= Exercise =
Each line of the data holding "Remainder" should be found and copied.

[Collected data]
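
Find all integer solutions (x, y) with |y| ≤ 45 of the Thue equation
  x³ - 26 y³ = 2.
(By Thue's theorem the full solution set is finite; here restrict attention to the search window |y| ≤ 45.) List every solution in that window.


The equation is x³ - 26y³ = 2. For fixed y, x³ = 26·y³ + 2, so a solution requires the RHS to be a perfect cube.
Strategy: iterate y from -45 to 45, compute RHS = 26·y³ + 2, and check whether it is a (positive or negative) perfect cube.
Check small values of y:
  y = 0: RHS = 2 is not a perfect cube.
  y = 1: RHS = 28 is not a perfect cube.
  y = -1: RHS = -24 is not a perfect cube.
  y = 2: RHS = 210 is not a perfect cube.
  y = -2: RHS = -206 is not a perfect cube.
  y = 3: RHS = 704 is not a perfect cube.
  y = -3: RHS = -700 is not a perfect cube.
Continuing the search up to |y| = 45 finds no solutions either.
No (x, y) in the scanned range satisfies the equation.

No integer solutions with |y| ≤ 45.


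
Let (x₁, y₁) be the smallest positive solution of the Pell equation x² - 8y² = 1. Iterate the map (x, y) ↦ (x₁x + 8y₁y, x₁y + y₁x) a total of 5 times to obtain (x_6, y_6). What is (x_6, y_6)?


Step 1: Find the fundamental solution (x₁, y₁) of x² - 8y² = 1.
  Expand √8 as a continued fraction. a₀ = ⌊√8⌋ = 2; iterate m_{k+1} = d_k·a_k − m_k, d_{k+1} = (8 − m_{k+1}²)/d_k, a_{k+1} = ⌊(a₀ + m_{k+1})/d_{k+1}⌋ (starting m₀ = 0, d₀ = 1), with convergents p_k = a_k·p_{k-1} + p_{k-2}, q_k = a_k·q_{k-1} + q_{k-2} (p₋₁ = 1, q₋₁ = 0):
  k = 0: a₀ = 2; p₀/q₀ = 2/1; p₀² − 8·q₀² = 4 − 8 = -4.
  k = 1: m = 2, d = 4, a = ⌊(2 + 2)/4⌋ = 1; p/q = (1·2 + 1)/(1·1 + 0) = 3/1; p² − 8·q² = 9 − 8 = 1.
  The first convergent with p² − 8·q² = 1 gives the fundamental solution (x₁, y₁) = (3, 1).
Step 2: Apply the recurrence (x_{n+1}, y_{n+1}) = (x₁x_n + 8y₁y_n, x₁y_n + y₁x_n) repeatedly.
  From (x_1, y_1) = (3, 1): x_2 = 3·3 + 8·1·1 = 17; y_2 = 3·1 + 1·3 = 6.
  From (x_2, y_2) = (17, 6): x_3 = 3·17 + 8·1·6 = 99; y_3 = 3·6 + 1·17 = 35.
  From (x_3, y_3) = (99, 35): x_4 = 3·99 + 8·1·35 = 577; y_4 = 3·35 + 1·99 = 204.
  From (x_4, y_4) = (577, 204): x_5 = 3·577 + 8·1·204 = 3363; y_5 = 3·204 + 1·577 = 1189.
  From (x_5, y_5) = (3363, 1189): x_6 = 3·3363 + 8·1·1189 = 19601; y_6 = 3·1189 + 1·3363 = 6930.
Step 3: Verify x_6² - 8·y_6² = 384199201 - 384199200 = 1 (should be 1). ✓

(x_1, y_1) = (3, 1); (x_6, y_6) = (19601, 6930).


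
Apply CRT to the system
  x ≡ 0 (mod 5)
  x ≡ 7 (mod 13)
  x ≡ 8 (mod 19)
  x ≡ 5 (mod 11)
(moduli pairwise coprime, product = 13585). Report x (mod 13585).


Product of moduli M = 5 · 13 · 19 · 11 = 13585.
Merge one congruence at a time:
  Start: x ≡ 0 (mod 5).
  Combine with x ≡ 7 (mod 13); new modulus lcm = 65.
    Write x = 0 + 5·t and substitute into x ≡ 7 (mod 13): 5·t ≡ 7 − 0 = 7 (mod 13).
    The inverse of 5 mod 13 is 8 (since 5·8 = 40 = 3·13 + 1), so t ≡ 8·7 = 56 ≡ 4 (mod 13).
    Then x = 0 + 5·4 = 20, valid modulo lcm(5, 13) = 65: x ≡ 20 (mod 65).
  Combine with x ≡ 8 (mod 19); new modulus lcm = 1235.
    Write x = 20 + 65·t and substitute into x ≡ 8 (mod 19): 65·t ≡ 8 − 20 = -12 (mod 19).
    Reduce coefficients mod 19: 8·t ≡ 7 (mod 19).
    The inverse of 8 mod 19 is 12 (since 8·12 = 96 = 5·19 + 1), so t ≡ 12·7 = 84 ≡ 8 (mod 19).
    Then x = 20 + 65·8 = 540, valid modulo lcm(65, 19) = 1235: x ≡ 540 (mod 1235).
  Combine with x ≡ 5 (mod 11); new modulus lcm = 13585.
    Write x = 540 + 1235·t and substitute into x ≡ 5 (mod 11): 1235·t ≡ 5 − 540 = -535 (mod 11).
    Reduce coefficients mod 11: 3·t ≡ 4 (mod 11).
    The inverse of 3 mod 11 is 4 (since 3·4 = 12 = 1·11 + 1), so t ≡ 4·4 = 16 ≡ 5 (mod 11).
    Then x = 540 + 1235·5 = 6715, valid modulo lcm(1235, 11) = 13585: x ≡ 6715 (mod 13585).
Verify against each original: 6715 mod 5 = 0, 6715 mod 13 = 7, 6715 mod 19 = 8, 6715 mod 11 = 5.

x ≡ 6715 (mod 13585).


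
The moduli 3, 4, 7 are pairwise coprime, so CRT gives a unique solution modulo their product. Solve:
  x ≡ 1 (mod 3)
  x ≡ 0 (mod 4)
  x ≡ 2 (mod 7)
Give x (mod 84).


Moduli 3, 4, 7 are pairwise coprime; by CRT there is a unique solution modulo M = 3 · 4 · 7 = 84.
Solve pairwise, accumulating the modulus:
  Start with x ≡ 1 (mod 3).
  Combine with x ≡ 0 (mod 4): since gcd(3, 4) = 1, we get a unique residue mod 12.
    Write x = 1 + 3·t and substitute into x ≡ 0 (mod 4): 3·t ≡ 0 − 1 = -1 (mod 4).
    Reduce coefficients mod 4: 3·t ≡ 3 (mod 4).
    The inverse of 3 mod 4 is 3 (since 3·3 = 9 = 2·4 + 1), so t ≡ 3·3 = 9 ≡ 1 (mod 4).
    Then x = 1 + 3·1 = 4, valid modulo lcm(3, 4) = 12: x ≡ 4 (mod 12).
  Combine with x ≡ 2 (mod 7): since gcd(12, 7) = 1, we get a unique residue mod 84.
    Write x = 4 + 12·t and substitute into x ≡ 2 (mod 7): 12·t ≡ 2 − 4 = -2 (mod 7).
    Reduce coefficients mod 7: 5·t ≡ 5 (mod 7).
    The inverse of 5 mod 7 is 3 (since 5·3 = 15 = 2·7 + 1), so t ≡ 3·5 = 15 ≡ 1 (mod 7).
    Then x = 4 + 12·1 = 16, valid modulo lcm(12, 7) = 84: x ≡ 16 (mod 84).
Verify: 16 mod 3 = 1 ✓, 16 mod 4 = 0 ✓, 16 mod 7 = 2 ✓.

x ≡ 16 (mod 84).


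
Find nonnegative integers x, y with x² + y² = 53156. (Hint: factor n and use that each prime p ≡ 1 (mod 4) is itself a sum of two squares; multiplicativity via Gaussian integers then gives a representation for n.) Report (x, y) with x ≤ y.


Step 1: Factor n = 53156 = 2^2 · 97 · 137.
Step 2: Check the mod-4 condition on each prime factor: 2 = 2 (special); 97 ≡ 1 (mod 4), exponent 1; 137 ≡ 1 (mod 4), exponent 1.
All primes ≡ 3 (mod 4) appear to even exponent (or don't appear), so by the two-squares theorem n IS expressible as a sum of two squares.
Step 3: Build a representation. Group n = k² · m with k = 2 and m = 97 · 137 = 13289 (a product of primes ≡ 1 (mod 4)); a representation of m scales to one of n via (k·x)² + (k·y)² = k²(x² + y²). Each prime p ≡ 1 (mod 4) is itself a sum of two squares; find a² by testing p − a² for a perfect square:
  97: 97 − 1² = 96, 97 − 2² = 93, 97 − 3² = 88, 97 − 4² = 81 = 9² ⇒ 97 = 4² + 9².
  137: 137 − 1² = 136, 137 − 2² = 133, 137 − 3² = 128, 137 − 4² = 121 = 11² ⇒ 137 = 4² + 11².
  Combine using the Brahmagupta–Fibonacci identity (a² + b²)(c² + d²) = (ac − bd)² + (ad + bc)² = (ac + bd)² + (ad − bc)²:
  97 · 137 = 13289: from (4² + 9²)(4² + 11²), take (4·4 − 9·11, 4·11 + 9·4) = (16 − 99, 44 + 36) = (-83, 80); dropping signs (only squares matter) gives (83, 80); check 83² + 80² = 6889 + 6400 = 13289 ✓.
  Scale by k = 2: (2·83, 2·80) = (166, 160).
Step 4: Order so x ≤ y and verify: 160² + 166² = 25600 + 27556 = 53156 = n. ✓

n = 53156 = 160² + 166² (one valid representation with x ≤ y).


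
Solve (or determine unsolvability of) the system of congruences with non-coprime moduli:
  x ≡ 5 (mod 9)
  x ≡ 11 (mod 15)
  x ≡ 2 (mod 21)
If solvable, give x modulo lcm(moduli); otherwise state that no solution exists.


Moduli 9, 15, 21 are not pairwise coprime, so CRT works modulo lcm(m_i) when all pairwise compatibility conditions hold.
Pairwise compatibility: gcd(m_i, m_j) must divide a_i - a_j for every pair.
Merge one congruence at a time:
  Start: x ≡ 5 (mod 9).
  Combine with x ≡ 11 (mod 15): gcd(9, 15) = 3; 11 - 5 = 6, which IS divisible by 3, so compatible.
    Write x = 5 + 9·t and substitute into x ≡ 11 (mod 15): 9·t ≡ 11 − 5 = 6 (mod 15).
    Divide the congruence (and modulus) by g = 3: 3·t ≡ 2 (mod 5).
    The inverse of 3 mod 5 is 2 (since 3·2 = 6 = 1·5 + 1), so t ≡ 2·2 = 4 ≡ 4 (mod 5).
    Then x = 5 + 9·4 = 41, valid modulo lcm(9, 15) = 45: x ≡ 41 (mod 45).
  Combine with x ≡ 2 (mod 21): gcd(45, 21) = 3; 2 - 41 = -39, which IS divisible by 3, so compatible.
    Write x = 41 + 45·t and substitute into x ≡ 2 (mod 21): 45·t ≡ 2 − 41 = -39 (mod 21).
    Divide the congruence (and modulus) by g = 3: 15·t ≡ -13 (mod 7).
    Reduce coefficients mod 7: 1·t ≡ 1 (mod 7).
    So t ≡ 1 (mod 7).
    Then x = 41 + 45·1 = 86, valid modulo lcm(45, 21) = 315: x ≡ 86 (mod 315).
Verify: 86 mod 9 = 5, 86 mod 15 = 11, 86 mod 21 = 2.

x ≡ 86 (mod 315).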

==

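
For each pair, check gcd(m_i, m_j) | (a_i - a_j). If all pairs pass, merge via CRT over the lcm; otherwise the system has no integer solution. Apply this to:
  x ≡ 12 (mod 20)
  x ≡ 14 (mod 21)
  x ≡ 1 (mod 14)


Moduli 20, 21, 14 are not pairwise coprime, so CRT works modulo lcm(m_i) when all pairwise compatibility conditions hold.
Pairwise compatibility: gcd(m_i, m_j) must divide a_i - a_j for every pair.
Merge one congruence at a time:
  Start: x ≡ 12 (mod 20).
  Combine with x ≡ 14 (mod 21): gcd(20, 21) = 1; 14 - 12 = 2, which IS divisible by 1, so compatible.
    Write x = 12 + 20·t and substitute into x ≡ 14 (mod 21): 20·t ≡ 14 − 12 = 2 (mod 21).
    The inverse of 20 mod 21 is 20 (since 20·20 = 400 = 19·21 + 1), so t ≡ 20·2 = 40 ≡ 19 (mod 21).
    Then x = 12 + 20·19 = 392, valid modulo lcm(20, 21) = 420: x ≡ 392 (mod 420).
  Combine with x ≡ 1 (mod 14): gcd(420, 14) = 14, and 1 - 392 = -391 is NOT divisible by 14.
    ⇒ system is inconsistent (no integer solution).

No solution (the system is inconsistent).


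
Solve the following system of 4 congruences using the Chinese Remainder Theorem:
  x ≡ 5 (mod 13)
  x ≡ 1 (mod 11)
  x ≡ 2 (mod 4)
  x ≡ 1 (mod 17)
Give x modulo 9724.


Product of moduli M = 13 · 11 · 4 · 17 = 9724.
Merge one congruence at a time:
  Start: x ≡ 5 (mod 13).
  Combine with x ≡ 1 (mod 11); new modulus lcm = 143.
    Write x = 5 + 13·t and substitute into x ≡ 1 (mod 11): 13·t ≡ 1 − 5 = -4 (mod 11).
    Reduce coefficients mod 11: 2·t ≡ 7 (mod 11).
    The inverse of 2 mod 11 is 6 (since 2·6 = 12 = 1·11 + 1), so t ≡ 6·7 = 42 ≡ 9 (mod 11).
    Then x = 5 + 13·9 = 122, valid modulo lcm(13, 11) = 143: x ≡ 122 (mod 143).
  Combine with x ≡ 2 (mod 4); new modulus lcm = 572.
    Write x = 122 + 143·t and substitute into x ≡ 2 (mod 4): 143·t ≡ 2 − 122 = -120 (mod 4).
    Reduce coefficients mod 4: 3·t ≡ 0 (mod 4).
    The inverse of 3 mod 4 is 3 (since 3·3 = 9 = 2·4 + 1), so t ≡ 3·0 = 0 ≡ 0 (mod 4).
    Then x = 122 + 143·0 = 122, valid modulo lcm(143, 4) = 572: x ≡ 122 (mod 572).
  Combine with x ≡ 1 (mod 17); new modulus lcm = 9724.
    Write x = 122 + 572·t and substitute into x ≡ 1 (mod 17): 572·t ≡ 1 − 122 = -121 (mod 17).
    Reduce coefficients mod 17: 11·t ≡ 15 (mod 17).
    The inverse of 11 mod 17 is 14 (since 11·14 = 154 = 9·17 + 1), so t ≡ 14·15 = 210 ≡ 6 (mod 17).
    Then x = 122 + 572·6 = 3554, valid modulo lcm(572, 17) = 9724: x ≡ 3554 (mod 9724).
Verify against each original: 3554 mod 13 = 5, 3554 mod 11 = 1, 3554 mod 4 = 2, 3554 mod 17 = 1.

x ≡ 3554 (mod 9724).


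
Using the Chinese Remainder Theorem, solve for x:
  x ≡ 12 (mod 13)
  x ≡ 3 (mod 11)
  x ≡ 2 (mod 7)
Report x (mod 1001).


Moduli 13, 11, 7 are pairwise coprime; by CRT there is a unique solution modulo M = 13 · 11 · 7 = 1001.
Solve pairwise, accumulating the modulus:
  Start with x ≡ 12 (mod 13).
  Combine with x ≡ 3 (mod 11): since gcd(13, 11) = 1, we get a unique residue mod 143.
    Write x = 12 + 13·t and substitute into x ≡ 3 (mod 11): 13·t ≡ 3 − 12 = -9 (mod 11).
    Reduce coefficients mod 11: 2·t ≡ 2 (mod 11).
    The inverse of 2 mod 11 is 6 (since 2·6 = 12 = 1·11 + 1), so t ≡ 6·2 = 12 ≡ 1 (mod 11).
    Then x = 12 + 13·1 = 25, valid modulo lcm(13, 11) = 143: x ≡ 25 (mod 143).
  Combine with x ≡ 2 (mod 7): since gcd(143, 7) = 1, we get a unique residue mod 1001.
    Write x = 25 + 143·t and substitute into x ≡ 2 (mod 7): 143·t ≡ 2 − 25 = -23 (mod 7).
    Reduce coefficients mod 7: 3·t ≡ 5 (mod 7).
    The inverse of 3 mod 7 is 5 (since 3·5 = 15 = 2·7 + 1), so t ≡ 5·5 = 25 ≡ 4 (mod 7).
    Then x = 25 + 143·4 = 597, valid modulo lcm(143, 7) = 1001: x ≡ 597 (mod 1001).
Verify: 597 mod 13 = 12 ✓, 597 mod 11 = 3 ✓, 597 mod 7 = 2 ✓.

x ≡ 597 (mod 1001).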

...

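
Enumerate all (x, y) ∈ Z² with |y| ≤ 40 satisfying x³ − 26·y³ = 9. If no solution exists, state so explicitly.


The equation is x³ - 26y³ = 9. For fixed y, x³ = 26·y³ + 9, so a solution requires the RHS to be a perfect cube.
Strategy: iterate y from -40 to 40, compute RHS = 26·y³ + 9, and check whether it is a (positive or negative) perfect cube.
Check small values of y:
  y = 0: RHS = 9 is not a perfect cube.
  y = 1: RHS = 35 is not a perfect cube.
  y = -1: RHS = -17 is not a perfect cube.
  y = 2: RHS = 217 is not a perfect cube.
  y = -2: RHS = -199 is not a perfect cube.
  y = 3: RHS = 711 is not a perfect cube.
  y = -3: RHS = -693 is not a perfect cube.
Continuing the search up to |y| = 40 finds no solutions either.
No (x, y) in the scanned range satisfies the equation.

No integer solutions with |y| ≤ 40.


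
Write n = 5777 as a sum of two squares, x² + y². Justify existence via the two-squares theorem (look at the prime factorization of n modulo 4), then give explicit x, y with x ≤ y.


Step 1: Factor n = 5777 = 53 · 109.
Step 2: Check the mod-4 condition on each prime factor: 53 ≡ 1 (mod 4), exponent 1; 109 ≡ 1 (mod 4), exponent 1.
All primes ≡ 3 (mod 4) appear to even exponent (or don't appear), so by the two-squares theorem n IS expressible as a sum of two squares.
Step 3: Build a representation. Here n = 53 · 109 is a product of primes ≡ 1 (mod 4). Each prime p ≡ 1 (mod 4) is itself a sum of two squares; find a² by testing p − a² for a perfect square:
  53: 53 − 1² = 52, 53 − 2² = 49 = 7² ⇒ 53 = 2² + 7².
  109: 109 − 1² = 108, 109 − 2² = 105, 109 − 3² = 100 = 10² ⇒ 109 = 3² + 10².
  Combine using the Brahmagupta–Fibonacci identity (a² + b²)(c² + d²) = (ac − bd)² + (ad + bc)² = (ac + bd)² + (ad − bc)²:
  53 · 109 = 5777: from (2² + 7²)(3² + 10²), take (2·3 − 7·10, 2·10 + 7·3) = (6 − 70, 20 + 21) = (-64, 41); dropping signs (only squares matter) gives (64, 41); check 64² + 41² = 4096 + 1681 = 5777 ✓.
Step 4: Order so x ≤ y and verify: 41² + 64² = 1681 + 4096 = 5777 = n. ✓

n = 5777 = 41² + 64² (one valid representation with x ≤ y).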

= The answer =
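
Solve the following system of 4 congruences using the Chinese Remainder Theorem:
Using the Chinese Remainder Theorem, solve for x: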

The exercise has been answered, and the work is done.